*** Begin section ***
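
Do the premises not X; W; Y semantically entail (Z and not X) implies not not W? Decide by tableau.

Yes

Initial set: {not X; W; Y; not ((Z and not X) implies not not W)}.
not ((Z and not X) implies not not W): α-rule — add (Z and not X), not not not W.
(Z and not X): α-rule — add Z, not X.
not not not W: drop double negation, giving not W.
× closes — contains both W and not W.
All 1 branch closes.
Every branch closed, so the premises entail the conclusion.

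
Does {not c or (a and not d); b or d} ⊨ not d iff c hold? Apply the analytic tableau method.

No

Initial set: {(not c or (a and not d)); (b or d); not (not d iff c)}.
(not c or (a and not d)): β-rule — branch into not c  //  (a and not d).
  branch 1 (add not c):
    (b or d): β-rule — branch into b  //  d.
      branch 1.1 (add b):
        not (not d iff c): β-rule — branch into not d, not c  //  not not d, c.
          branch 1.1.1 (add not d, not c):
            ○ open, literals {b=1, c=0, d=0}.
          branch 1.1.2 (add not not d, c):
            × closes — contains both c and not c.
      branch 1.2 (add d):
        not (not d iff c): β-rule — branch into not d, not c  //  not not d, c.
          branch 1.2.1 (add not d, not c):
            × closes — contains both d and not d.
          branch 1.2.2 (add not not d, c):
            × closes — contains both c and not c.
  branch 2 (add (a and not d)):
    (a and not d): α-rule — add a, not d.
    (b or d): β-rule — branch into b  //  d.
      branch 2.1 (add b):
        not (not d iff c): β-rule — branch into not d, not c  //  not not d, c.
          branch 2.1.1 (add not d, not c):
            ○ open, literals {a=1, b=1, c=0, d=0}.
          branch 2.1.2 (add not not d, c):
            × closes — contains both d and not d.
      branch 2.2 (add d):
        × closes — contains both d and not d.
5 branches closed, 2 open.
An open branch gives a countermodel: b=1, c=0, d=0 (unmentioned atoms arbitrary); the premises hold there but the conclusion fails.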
*** End section ***
**THE PROBLEM:**
Your task is to restate, word for word, the line with "analytic tableau method." and all lines after it, ending with the last line of the data.

**WRITTEN ANSWER:**
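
Does {not c or (a and not d); b or d} ⊨ not d iff c hold? Apply the analytic tableau method.

No

Initial set: {(not c or (a and not d)); (b or d); not (not d iff c)}.
(not c or (a and not d)): β-rule — branch into not c  //  (a and not d).
  branch 1 (add not c):
    (b or d): β-rule — branch into b  //  d.
      branch 1.1 (add b):
        not (not d iff c): β-rule — branch into not d, not c  //  not not d, c.
          branch 1.1.1 (add not d, not c):
            ○ open, literals {b=1, c=0, d=0}.
          branch 1.1.2 (add not not d, c):
            × closes — contains both c and not c.
      branch 1.2 (add d):
        not (not d iff c): β-rule — branch into not d, not c  //  not not d, c.
          branch 1.2.1 (add not d, not c):
            × closes — contains both d and not d.
          branch 1.2.2 (add not not d, c):
            × closes — contains both c and not c.
  branch 2 (add (a and not d)):
    (a and not d): α-rule — add a, not d.
    (b or d): β-rule — branch into b  //  d.
      branch 2.1 (add b):
        not (not d iff c): β-rule — branch into not d, not c  //  not not d, c.
          branch 2.1.1 (add not d, not c):
            ○ open, literals {a=1, b=1, c=0, d=0}.
          branch 2.1.2 (add not not d, c):
            × closes — contains both d and not d.
      branch 2.2 (add d):
        × closes — contains both d and not d.
5 branches closed, 2 open.
An open branch gives a countermodel: b=1, c=0, d=0 (unmentioned atoms arbitrary); the premises hold there but the conclusion fails.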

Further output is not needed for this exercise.